↓↓↓

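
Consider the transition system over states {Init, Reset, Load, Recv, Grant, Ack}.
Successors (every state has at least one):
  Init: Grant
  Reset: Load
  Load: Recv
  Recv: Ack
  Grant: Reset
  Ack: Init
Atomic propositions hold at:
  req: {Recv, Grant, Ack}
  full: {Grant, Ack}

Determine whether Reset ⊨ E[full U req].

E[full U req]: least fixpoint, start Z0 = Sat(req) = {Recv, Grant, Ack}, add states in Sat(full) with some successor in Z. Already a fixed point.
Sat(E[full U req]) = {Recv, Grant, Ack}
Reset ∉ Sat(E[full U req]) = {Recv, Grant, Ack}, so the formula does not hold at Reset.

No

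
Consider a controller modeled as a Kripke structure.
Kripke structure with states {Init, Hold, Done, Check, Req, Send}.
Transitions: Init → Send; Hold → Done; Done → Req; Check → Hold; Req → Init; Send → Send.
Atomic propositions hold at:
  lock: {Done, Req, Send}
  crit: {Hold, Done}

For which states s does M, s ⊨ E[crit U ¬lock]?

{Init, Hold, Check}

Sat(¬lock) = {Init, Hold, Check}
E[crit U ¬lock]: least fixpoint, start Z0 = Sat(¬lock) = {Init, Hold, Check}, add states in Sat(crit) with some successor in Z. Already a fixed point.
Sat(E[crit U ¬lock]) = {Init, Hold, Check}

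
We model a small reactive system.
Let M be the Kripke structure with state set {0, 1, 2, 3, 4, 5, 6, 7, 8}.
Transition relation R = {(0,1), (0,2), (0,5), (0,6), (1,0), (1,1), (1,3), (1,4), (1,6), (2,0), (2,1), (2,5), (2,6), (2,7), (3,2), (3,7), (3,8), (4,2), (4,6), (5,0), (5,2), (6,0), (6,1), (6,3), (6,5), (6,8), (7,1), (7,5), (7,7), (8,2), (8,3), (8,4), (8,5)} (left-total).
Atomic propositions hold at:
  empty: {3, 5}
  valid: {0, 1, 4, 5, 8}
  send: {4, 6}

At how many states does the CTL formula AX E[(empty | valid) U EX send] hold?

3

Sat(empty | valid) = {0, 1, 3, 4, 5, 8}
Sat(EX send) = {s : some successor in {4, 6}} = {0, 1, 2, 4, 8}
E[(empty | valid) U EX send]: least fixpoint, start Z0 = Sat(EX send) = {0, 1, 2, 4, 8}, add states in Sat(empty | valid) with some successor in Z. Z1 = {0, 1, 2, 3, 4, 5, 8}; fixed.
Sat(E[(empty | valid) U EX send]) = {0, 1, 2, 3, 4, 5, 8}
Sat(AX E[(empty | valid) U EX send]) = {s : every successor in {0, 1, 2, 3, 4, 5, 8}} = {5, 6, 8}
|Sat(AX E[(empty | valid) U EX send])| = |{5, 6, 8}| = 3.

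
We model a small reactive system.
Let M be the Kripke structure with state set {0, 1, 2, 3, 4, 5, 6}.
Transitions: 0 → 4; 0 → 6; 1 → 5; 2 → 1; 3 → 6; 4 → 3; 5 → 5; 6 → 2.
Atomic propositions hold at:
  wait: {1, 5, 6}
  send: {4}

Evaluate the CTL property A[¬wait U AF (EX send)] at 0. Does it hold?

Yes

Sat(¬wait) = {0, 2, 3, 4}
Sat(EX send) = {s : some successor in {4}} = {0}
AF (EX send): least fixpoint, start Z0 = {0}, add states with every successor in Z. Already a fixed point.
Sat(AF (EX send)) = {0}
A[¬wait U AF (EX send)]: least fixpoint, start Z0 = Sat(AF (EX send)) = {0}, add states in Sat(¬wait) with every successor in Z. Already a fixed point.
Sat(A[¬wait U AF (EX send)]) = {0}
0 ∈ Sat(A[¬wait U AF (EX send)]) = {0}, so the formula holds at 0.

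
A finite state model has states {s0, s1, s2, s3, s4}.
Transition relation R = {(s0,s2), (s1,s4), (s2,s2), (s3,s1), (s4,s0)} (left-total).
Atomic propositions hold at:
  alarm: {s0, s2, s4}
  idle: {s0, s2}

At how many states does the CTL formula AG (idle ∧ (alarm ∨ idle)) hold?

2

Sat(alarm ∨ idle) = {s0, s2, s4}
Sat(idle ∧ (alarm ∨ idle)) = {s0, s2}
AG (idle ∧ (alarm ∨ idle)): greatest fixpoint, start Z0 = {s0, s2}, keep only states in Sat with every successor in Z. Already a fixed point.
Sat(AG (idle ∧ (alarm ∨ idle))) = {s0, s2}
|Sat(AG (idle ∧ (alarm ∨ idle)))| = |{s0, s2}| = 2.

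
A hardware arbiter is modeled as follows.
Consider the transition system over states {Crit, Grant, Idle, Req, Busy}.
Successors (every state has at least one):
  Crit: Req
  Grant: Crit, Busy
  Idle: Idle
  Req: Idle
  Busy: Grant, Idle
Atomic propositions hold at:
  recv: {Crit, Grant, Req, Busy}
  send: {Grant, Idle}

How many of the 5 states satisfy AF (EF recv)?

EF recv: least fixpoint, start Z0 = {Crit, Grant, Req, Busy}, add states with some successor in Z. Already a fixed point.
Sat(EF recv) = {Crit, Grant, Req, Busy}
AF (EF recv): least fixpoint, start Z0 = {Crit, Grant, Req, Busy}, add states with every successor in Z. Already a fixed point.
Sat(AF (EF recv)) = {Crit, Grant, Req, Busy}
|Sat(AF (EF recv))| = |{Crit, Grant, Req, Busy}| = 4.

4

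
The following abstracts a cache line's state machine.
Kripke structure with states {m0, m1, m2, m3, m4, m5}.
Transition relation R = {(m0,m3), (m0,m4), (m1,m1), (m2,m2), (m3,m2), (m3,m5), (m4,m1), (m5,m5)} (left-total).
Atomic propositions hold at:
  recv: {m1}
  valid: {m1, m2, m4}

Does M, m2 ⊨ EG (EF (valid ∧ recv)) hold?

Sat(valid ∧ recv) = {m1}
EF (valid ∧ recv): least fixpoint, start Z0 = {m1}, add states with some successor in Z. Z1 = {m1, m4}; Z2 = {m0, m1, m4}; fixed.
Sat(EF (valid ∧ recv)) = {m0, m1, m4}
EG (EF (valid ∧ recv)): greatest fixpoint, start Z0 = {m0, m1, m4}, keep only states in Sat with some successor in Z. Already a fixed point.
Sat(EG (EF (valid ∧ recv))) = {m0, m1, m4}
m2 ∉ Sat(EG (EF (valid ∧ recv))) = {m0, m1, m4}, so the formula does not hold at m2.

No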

↑↑↑
↓↓↓

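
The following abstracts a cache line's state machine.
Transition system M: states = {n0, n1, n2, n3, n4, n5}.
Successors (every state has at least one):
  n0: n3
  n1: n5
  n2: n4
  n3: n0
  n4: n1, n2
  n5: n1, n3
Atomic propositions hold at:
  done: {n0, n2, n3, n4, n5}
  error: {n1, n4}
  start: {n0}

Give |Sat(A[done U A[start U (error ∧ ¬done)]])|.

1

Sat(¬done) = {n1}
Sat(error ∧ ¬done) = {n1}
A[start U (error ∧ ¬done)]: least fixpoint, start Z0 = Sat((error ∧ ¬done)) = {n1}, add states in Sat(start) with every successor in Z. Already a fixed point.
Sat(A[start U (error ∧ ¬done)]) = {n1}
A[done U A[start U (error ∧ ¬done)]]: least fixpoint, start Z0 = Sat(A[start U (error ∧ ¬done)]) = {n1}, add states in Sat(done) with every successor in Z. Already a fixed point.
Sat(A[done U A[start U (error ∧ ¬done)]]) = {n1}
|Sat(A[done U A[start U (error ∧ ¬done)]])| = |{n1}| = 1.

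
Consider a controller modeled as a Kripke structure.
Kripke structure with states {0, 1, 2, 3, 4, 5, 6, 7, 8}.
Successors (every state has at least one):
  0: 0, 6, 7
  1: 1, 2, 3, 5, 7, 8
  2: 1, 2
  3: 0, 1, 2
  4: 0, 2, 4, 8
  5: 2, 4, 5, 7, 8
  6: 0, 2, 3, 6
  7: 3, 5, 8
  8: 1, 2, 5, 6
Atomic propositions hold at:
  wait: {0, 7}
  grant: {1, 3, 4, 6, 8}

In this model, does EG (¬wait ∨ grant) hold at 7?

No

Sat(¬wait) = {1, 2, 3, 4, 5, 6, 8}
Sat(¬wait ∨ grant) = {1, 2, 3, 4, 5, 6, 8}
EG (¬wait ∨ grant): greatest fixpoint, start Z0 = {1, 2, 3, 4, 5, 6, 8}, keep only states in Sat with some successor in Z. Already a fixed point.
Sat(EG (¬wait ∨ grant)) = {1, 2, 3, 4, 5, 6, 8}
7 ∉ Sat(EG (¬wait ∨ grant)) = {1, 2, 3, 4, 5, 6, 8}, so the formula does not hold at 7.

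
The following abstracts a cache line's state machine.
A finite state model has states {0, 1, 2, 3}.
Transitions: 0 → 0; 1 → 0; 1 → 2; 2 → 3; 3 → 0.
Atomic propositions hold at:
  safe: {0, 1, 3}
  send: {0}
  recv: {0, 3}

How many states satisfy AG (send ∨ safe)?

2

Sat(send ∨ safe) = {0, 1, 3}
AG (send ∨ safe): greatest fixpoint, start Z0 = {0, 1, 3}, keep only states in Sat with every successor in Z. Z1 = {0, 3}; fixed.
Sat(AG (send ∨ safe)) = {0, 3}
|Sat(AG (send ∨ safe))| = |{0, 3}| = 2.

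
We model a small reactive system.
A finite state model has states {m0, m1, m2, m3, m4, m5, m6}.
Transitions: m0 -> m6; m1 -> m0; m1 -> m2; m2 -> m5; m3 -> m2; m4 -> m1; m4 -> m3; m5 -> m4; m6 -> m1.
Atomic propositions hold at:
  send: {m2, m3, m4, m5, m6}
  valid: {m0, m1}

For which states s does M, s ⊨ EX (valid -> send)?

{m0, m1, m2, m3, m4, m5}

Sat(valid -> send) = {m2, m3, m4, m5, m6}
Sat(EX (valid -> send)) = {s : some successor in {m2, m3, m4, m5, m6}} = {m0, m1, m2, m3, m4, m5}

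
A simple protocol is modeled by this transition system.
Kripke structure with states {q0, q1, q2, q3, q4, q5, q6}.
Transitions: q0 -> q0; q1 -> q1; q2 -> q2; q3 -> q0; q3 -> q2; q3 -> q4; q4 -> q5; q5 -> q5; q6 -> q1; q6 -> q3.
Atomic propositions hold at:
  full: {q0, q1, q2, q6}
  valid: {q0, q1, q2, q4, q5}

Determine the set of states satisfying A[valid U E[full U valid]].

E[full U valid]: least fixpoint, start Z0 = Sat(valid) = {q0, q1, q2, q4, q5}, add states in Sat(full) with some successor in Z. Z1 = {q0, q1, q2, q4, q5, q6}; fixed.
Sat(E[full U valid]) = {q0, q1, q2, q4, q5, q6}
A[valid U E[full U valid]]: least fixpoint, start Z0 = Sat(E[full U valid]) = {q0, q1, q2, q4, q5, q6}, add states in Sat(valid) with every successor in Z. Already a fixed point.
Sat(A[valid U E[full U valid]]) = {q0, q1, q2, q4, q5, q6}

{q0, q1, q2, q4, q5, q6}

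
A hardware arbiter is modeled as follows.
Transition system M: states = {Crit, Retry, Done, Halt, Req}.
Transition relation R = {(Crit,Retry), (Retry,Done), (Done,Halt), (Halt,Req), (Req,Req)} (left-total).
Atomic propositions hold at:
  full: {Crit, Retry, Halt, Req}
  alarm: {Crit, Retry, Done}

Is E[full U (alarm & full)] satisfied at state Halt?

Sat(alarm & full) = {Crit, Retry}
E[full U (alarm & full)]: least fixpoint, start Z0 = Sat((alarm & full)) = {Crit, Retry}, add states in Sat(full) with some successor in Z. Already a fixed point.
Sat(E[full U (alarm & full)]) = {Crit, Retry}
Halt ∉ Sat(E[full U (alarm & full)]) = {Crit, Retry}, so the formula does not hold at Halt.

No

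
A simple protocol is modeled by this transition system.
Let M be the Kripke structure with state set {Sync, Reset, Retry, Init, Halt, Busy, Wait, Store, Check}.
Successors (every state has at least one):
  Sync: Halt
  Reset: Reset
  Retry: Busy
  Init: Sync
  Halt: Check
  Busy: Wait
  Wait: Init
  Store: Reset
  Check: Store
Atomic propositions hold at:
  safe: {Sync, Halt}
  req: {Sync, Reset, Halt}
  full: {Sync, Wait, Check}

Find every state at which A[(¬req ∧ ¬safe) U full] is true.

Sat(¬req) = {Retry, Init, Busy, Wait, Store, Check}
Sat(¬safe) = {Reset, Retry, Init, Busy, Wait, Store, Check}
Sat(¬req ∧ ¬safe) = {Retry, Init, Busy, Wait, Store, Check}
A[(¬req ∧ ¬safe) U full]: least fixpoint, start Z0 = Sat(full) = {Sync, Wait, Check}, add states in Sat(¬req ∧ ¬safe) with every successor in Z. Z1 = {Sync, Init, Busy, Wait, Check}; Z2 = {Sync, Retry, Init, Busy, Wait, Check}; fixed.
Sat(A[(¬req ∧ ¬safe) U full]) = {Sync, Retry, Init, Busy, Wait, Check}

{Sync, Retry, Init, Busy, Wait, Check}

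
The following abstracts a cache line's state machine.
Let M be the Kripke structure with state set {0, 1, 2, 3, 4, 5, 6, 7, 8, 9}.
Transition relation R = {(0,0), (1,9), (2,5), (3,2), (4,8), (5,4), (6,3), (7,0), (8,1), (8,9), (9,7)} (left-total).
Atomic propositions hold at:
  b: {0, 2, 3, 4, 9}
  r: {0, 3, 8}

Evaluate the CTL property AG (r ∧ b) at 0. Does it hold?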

↑↑↑

:: Task requirements ::
Go line by line through the records above and copy each one containing "left".

:: Answer to this exercise ::
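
Transition relation R = {(0,1), (0,2), (0,5), (0,6), (1,0), (1,1), (1,3), (1,4), (1,6), (2,0), (2,1), (2,5), (2,6), (2,7), (3,2), (3,7), (3,8), (4,2), (4,6), (5,0), (5,2), (6,0), (6,1), (6,3), (6,5), (6,8), (7,1), (7,5), (7,7), (8,2), (8,3), (8,4), (8,5)} (left-total).
Transition relation R = {(s0,s2), (s1,s4), (s2,s2), (s3,s1), (s4,s0)} (left-total).
Transition relation R = {(m0,m3), (m0,m4), (m1,m1), (m2,m2), (m3,m2), (m3,m5), (m4,m1), (m5,m5)} (left-total).
Transition relation R = {(Crit,Retry), (Retry,Done), (Done,Halt), (Halt,Req), (Req,Req)} (left-total).
Transition relation R = {(0,0), (1,9), (2,5), (3,2), (4,8), (5,4), (6,3), (7,0), (8,1), (8,9), (9,7)} (left-total).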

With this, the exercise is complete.